WORK REQUEST: Write the records out once more, exactly as they are given.

Stored items:
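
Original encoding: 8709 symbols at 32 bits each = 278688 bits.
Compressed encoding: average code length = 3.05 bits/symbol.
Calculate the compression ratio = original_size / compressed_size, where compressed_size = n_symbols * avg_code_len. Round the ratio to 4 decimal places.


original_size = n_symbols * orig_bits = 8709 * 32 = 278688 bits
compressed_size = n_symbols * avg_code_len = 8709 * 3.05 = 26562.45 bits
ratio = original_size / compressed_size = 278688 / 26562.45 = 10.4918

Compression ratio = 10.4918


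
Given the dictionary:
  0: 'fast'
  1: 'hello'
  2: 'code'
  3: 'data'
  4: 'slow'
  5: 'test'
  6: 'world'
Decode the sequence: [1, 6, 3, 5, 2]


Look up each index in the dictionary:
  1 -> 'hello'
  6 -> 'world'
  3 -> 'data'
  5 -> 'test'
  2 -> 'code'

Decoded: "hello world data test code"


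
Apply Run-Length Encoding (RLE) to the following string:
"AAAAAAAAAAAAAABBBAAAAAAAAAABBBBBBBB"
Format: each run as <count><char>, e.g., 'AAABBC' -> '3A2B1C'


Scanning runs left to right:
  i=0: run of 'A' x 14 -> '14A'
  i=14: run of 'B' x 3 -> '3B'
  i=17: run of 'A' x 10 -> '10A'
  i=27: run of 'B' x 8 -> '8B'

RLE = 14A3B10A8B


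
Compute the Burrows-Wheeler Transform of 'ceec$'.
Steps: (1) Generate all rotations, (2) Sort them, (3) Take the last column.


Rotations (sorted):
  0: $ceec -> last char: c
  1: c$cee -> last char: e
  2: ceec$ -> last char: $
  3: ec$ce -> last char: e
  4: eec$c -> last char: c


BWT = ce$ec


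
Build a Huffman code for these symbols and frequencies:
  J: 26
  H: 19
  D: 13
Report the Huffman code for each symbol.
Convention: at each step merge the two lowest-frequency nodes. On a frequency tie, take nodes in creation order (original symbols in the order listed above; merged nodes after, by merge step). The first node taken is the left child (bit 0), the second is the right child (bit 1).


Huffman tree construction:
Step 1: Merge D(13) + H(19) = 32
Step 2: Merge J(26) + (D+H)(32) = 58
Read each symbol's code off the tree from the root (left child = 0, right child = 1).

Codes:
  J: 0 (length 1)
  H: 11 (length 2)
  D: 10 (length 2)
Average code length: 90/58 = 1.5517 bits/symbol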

WRITTEN ANSWER:
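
Original encoding: 8709 symbols at 32 bits each = 278688 bits.
Compressed encoding: average code length = 3.05 bits/symbol.
Calculate the compression ratio = original_size / compressed_size, where compressed_size = n_symbols * avg_code_len. Round the ratio to 4 decimal places.


original_size = n_symbols * orig_bits = 8709 * 32 = 278688 bits
compressed_size = n_symbols * avg_code_len = 8709 * 3.05 = 26562.45 bits
ratio = original_size / compressed_size = 278688 / 26562.45 = 10.4918

Compression ratio = 10.4918


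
Given the dictionary:
  0: 'fast'
  1: 'hello'
  2: 'code'
  3: 'data'
  4: 'slow'
  5: 'test'
  6: 'world'
Decode the sequence: [1, 6, 3, 5, 2]


Look up each index in the dictionary:
  1 -> 'hello'
  6 -> 'world'
  3 -> 'data'
  5 -> 'test'
  2 -> 'code'

Decoded: "hello world data test code"


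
Apply Run-Length Encoding (RLE) to the following string:
"AAAAAAAAAAAAAABBBAAAAAAAAAABBBBBBBB"
Format: each run as <count><char>, e.g., 'AAABBC' -> '3A2B1C'


Scanning runs left to right:
  i=0: run of 'A' x 14 -> '14A'
  i=14: run of 'B' x 3 -> '3B'
  i=17: run of 'A' x 10 -> '10A'
  i=27: run of 'B' x 8 -> '8B'

RLE = 14A3B10A8B


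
Compute the Burrows-Wheeler Transform of 'ceec$'.
Steps: (1) Generate all rotations, (2) Sort them, (3) Take the last column.


Rotations (sorted):
  0: $ceec -> last char: c
  1: c$cee -> last char: e
  2: ceec$ -> last char: $
  3: ec$ce -> last char: e
  4: eec$c -> last char: c


BWT = ce$ec


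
Build a Huffman code for these symbols and frequencies:
  J: 26
  H: 19
  D: 13
Report the Huffman code for each symbol.
Convention: at each step merge the two lowest-frequency nodes. On a frequency tie, take nodes in creation order (original symbols in the order listed above; merged nodes after, by merge step). The first node taken is the left child (bit 0), the second is the right child (bit 1).


Huffman tree construction:
Step 1: Merge D(13) + H(19) = 32
Step 2: Merge J(26) + (D+H)(32) = 58
Read each symbol's code off the tree from the root (left child = 0, right child = 1).

Codes:
  J: 0 (length 1)
  H: 11 (length 2)
  D: 10 (length 2)
Average code length: 90/58 = 1.5517 bits/symbol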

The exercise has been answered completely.